What is needed:
Your output should be the line with "event 8: t=31: DEC r by 6" followed by every remaining line of the entries, reproduced exactly.

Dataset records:
***

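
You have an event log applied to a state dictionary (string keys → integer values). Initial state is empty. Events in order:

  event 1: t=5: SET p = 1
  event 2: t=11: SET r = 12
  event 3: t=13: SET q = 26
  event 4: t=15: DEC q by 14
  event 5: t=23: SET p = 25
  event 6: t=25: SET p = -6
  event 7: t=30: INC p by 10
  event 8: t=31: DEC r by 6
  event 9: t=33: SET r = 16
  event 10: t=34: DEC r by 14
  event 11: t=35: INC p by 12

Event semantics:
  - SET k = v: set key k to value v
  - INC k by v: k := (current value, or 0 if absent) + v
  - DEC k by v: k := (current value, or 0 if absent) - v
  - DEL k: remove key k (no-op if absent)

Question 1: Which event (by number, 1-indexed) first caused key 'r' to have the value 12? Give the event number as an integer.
Answer: 2

Derivation:
Looking for first event where r becomes 12:
  event 2: r (absent) -> 12  <-- first match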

***

Response:
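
  event 8: t=31: DEC r by 6
  event 9: t=33: SET r = 16
  event 10: t=34: DEC r by 14
  event 11: t=35: INC p by 12

Event semantics:
  - SET k = v: set key k to value v
  - INC k by v: k := (current value, or 0 if absent) + v
  - DEC k by v: k := (current value, or 0 if absent) - v
  - DEL k: remove key k (no-op if absent)

Question 1: Which event (by number, 1-indexed) first caused key 'r' to have the value 12? Give the event number as an integer.
Answer: 2

Derivation:
Looking for first event where r becomes 12:
  event 2: r (absent) -> 12  <-- first match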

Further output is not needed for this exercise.